**What to work on**
Reproduce all of the data exactly.

**Entries shown**
▼

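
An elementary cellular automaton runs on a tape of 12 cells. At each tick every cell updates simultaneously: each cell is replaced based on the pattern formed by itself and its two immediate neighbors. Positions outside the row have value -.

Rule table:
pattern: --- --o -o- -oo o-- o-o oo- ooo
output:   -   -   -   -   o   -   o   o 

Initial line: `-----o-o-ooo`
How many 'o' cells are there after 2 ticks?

1

----------oo
-----------o
count of o: 1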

▲

**Output below**
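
An elementary cellular automaton runs on a tape of 12 cells. At each tick every cell updates simultaneously: each cell is replaced based on the pattern formed by itself and its two immediate neighbors. Positions outside the row have value -.

Rule table:
pattern: --- --o -o- -oo o-- o-o oo- ooo
output:   -   -   -   -   o   -   o   o 

Initial line: `-----o-o-ooo`
How many 'o' cells are there after 2 ticks?

1

----------oo
-----------o
count of o: 1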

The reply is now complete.